§ PROMPT: Give back all of the data exactly as written.

Dataset records:

=== Section Start ===

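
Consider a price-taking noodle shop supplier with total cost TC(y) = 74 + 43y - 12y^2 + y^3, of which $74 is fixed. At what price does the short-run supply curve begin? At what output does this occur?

$7 per unit, at y = 6

The shutdown price is the minimum of AVC. VC = 43y - 12y^2 + y^3, so AVC = 43 - 12y + y^2.
dAVC/dy = -12 + 2y = 0 gives y = 6. min AVC = 43 - 12·6 + 6^2 = 7.
The firm shuts down for any P below $7.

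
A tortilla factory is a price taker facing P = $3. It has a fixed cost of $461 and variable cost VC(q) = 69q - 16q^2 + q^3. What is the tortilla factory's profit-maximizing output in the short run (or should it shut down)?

From TC, MC = TC'(q) = 69 - 32q + 3q^2 and AVC = VC/q = 69 - 16q + q^2.
AVC hits its minimum where MC = AVC, at q = 8, giving min AVC = 69 - 16·8 + 8^2 = $5.
With P < min AVC ($3 < $5), every unit sold adds to the loss.
The firm minimizes its loss by shutting down and losing only its fixed cost of $461.

Shut down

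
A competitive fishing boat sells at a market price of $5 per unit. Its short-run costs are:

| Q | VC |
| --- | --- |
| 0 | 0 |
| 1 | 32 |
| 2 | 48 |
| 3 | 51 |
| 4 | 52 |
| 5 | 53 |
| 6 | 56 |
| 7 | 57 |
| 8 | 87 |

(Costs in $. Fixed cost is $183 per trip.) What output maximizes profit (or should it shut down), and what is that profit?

Q = 0 (shut down); profit = -$183

Compute π = P·Q − TC at each output: Q=0: -183; Q=1: -210; Q=2: -221; Q=3: -219; Q=4: -215; Q=5: -211; Q=6: -209; Q=7: -205; Q=8: -230.
Profit is highest at Q = 0. Equivalently, the lowest AVC in the table is 57/7 ≈ $8.14 at Q = 7, and P = $5 falls below it — price never covers variable cost, so the firm shuts down and loses only its fixed cost.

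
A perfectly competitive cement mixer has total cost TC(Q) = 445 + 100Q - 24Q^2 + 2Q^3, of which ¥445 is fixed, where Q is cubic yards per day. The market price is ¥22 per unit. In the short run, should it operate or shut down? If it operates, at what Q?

Shut down

From TC, MC = TC'(Q) = 100 - 48Q + 6Q^2 and AVC = VC/Q = 100 - 24Q + 2Q^2.
AVC hits its minimum where MC = AVC, at Q = 6, giving min AVC = 100 - 24·6 + 2·6^2 = ¥28.
P = ¥22 lies below min AVC = ¥28; no output level covers variable cost.
The firm minimizes its loss by shutting down and losing only its fixed cost of ¥445.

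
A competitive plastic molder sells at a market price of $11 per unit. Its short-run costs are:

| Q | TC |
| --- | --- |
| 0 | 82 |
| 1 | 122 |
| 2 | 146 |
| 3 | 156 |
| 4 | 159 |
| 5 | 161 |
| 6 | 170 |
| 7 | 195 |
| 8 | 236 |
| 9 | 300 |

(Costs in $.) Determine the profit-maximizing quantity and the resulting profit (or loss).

Q = 0 (shut down); profit = -$82

Tabulate TR − TC: Q=0: -82; Q=1: -111; Q=2: -124; Q=3: -123; Q=4: -115; Q=5: -106; Q=6: -104; Q=7: -118; Q=8: -148; Q=9: -201.
Profit is highest at Q = 0. Equivalently, the lowest AVC in the table is 88/6 ≈ $14.67 at Q = 6, and P = $11 falls below it — price never covers variable cost, so the firm shuts down and loses only its fixed cost.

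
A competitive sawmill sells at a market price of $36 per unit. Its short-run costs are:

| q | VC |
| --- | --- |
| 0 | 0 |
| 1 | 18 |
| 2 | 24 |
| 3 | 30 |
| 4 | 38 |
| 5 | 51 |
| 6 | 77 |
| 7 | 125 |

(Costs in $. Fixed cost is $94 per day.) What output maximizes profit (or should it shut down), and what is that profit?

Tabulate TR − TC: q=0: -94; q=1: -76; q=2: -46; q=3: -16; q=4: 12; q=5: 35; q=6: 45; q=7: 33.
Profit is maximized at q = 6. AVC there is 77/6 = $12.83 ≤ P, so producing beats shutting down (which would give -$94).

q = 6; profit = $45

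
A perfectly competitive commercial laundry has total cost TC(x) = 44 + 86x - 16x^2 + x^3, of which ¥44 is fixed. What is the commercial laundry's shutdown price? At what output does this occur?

¥22 per unit, at x = 8

The firm shuts down when price falls below the minimum of average variable cost. AVC = VC/x = 86 - 16x + x^2.
dAVC/dx = -16 + 2x = 0 gives x = 8. min AVC = 86 - 16·8 + 8^2 = 22.
For P < ¥22 the firm produces nothing.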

=== Section End ===

§ TASK RESULT:
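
Consider a price-taking noodle shop supplier with total cost TC(y) = 74 + 43y - 12y^2 + y^3, of which $74 is fixed. At what price does the short-run supply curve begin? At what output does this occur?

$7 per unit, at y = 6

The shutdown price is the minimum of AVC. VC = 43y - 12y^2 + y^3, so AVC = 43 - 12y + y^2.
dAVC/dy = -12 + 2y = 0 gives y = 6. min AVC = 43 - 12·6 + 6^2 = 7.
The firm shuts down for any P below $7.

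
A tortilla factory is a price taker facing P = $3. It has a fixed cost of $461 and variable cost VC(q) = 69q - 16q^2 + q^3. What is the tortilla factory's profit-maximizing output in the short run (or should it shut down)?

From TC, MC = TC'(q) = 69 - 32q + 3q^2 and AVC = VC/q = 69 - 16q + q^2.
AVC hits its minimum where MC = AVC, at q = 8, giving min AVC = 69 - 16·8 + 8^2 = $5.
With P < min AVC ($3 < $5), every unit sold adds to the loss.
The firm minimizes its loss by shutting down and losing only its fixed cost of $461.

Shut down

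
A competitive fishing boat sells at a market price of $5 per unit. Its short-run costs are:

| Q | VC |
| --- | --- |
| 0 | 0 |
| 1 | 32 |
| 2 | 48 |
| 3 | 51 |
| 4 | 52 |
| 5 | 53 |
| 6 | 56 |
| 7 | 57 |
| 8 | 87 |

(Costs in $. Fixed cost is $183 per trip.) What output maximizes profit (or should it shut down), and what is that profit?

Q = 0 (shut down); profit = -$183

Compute π = P·Q − TC at each output: Q=0: -183; Q=1: -210; Q=2: -221; Q=3: -219; Q=4: -215; Q=5: -211; Q=6: -209; Q=7: -205; Q=8: -230.
Profit is highest at Q = 0. Equivalently, the lowest AVC in the table is 57/7 ≈ $8.14 at Q = 7, and P = $5 falls below it — price never covers variable cost, so the firm shuts down and loses only its fixed cost.

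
A perfectly competitive cement mixer has total cost TC(Q) = 445 + 100Q - 24Q^2 + 2Q^3, of which ¥445 is fixed, where Q is cubic yards per day. The market price is ¥22 per unit. In the short run, should it operate or shut down? If it operates, at what Q?

Shut down

From TC, MC = TC'(Q) = 100 - 48Q + 6Q^2 and AVC = VC/Q = 100 - 24Q + 2Q^2.
AVC hits its minimum where MC = AVC, at Q = 6, giving min AVC = 100 - 24·6 + 2·6^2 = ¥28.
P = ¥22 lies below min AVC = ¥28; no output level covers variable cost.
The firm minimizes its loss by shutting down and losing only its fixed cost of ¥445.

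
A competitive plastic molder sells at a market price of $11 per unit. Its short-run costs are:

| Q | TC |
| --- | --- |
| 0 | 82 |
| 1 | 122 |
| 2 | 146 |
| 3 | 156 |
| 4 | 159 |
| 5 | 161 |
| 6 | 170 |
| 7 | 195 |
| 8 | 236 |
| 9 | 300 |

(Costs in $.) Determine the profit-maximizing quantity and the resulting profit (or loss).

Q = 0 (shut down); profit = -$82

Tabulate TR − TC: Q=0: -82; Q=1: -111; Q=2: -124; Q=3: -123; Q=4: -115; Q=5: -106; Q=6: -104; Q=7: -118; Q=8: -148; Q=9: -201.
Profit is highest at Q = 0. Equivalently, the lowest AVC in the table is 88/6 ≈ $14.67 at Q = 6, and P = $11 falls below it — price never covers variable cost, so the firm shuts down and loses only its fixed cost.

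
A competitive sawmill sells at a market price of $36 per unit. Its short-run costs are:

| q | VC |
| --- | --- |
| 0 | 0 |
| 1 | 18 |
| 2 | 24 |
| 3 | 30 |
| 4 | 38 |
| 5 | 51 |
| 6 | 77 |
| 7 | 125 |

(Costs in $. Fixed cost is $94 per day.) What output maximizes profit (or should it shut down), and what is that profit?

Tabulate TR − TC: q=0: -94; q=1: -76; q=2: -46; q=3: -16; q=4: 12; q=5: 35; q=6: 45; q=7: 33.
Profit is maximized at q = 6. AVC there is 77/6 = $12.83 ≤ P, so producing beats shutting down (which would give -$94).

q = 6; profit = $45

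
A perfectly competitive commercial laundry has total cost TC(x) = 44 + 86x - 16x^2 + x^3, of which ¥44 is fixed. What is the commercial laundry's shutdown price? At what output does this occur?

¥22 per unit, at x = 8

The firm shuts down when price falls below the minimum of average variable cost. AVC = VC/x = 86 - 16x + x^2.
dAVC/dx = -16 + 2x = 0 gives x = 8. min AVC = 86 - 16·8 + 8^2 = 22.
For P < ¥22 the firm produces nothing.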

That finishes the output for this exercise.